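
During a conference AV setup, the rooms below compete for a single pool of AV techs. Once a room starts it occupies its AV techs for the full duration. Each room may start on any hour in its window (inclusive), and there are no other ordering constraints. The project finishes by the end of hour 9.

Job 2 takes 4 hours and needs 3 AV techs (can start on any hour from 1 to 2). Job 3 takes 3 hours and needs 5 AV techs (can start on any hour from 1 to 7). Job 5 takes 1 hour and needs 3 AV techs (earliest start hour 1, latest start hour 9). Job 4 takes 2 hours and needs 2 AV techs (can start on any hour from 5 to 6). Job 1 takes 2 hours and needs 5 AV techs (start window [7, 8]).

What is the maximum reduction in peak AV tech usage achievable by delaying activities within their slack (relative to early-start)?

4

Early-start peak: h1:11  h2:8  h3:8  h4:3  h5:2  h6:2  h7:5  h8:5  h9:0 ⇒ 11.
Leveled (Job 2@1, Job 3@5, Job 5@1, Job 4@5, Job 1@8): h1:6  h2:3  h3:3  h4:3  h5:7  h6:7  h7:5  h8:5  h9:5 ⇒ 7.
Reduction 11 − 7 = 4.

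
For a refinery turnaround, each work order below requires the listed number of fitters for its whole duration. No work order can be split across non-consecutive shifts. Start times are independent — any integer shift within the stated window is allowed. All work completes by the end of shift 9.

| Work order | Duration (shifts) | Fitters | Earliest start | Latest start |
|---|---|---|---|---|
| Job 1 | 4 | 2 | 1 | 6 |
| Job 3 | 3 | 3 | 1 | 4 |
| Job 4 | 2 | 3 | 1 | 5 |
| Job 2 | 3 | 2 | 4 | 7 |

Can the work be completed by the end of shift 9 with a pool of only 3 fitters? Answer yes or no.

Total fitter-shifts = 29; over 9 shifts the average is 29/9 > 3, so some shift must exceed 3.

no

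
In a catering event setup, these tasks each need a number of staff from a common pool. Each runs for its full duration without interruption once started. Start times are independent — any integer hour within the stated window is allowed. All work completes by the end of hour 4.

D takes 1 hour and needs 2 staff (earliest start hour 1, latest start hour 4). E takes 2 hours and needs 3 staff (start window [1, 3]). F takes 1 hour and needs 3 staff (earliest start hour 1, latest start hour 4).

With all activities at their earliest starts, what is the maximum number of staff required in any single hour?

Early-start schedule: D@1, E@1, F@1.
Load per hour: hour 1: 8, hour 2: 3, hour 3: 0, hour 4: 0.
Peak is 8.

8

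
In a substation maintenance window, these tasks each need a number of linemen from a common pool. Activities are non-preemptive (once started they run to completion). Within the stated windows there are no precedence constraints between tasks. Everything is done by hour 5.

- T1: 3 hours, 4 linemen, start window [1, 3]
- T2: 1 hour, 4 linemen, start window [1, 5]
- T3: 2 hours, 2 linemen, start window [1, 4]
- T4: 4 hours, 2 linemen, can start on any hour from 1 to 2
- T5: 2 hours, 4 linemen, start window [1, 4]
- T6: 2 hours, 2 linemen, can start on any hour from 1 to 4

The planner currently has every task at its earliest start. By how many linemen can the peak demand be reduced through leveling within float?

Early-start peak: h1:18  h2:14  h3:6  h4:2  h5:0 ⇒ 18.
Leveled (T1@1, T2@1, T3@2, T4@2, T5@4, T6@4): h1:8  h2:8  h3:8  h4:8  h5:8 ⇒ 8.
Reduction 18 − 8 = 10.

10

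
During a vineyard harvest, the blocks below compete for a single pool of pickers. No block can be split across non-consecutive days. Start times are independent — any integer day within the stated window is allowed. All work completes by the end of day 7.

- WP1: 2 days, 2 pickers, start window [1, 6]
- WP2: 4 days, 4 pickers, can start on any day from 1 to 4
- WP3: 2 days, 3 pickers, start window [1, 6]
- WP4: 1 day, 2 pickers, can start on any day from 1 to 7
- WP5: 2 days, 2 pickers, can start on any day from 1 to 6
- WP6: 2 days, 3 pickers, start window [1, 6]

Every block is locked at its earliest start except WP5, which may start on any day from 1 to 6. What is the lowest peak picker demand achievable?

14

WP5@1: d1:16  d2:14  d3:4  d4:4  d5:0  d6:0  d7:0 → peak 16
WP5@2: d1:14  d2:14  d3:6  d4:4  d5:0  d6:0  d7:0 → peak 14
WP5@3: d1:14  d2:12  d3:6  d4:6  d5:0  d6:0  d7:0 → peak 14
WP5@4: d1:14  d2:12  d3:4  d4:6  d5:2  d6:0  d7:0 → peak 14
WP5@5: d1:14  d2:12  d3:4  d4:4  d5:2  d6:2  d7:0 → peak 14
WP5@6: d1:14  d2:12  d3:4  d4:4  d5:0  d6:2  d7:2 → peak 14
Best is WP5@2, peak 14.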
----------------
Extract the lines above from the one containing "Every block is" to the last line, both included, exactly as written.

Your response.
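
Every block is locked at its earliest start except WP5, which may start on any day from 1 to 6. What is the lowest peak picker demand achievable?

14

WP5@1: d1:16  d2:14  d3:4  d4:4  d5:0  d6:0  d7:0 → peak 16
WP5@2: d1:14  d2:14  d3:6  d4:4  d5:0  d6:0  d7:0 → peak 14
WP5@3: d1:14  d2:12  d3:6  d4:6  d5:0  d6:0  d7:0 → peak 14
WP5@4: d1:14  d2:12  d3:4  d4:6  d5:2  d6:0  d7:0 → peak 14
WP5@5: d1:14  d2:12  d3:4  d4:4  d5:2  d6:2  d7:0 → peak 14
WP5@6: d1:14  d2:12  d3:4  d4:4  d5:0  d6:2  d7:2 → peak 14
Best is WP5@2, peak 14.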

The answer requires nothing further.